[Data for this task Boundary: Start]

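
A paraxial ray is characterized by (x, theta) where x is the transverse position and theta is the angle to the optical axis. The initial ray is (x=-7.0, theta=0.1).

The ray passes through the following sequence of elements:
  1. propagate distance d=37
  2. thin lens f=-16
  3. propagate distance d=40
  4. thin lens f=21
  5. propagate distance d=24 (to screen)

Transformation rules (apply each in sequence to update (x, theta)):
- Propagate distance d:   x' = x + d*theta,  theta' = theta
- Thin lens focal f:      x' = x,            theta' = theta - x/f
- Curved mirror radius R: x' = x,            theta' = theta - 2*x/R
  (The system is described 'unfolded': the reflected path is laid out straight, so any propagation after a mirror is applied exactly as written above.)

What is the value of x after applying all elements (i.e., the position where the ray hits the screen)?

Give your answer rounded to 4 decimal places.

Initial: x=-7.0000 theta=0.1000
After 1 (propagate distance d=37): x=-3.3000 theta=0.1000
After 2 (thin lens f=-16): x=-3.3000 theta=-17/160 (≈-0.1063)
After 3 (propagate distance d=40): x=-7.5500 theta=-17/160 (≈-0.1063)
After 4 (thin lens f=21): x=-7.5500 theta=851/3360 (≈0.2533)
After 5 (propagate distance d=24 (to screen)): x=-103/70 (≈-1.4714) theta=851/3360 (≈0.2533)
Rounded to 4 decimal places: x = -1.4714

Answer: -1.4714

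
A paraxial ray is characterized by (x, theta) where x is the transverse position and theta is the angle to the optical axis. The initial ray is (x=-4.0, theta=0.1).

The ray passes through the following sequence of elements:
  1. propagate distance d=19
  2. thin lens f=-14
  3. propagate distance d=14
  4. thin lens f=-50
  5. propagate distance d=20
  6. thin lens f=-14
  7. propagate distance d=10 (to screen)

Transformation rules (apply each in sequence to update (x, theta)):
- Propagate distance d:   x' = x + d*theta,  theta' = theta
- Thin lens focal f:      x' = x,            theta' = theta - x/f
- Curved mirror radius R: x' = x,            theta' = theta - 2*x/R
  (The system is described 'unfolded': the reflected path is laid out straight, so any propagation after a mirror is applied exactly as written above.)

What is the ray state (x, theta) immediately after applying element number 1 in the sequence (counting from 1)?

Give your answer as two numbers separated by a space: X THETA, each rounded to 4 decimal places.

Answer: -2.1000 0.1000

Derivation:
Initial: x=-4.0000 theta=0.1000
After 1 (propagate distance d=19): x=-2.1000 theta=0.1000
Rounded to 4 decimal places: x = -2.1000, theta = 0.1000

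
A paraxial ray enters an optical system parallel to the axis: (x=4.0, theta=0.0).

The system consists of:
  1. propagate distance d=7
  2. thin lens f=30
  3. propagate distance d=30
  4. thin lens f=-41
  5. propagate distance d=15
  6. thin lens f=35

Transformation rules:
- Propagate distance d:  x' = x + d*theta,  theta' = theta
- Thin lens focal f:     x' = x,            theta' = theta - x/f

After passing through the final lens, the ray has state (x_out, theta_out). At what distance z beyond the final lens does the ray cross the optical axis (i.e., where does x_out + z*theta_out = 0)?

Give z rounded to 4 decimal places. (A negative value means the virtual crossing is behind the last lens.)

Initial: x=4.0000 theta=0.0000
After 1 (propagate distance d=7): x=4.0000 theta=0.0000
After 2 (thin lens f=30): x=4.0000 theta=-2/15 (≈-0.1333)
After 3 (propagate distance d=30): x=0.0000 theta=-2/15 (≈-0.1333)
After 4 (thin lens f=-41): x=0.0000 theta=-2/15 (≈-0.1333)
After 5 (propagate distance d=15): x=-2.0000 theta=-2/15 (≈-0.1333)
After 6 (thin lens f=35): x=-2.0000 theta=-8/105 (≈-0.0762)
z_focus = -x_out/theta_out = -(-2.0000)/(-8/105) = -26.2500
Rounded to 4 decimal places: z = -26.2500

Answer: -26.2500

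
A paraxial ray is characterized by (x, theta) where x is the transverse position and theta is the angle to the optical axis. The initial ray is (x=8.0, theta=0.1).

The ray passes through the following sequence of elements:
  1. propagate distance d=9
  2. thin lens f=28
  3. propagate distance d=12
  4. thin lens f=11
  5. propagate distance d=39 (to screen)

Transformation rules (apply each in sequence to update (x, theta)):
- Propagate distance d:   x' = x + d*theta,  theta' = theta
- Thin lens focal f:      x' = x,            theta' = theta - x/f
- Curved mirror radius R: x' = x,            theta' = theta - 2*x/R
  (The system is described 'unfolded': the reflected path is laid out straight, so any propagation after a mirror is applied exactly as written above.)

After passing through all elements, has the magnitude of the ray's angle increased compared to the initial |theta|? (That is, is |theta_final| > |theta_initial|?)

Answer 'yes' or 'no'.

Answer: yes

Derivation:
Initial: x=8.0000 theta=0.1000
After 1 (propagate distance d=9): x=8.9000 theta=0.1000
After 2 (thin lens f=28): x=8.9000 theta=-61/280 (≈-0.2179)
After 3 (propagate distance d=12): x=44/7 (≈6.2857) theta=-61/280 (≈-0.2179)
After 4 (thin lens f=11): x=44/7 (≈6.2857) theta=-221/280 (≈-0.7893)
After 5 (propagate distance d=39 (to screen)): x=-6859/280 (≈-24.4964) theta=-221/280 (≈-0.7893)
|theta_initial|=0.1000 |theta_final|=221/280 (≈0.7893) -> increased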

[Data for this task Boundary: End]

Look through the material and say how many lines hold "position". Give the number only.

4